* **INSTRUCTIONS TO FOLLOW**
Each line below that contains "goods" counts once; report the total and nothing more.

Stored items
=====

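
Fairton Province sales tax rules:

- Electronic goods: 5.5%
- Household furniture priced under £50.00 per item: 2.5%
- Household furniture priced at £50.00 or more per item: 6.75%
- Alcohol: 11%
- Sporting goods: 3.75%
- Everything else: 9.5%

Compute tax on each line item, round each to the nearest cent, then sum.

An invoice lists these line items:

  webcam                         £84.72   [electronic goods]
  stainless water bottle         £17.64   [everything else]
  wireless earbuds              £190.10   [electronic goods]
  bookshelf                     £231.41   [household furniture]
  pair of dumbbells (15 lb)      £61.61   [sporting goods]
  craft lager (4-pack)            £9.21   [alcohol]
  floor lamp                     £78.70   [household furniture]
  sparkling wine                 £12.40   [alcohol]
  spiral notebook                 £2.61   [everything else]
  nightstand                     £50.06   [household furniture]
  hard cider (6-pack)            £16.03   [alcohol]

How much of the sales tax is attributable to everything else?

Stainless water bottle £17.64: everything else → 9.5% → £1.68
Spiral notebook £2.61: everything else → 9.5% → £0.25
Tax on everything else = £1.68 + £0.25 = £1.93

£1.93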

=====

* **SOLVED EXERCISE**
5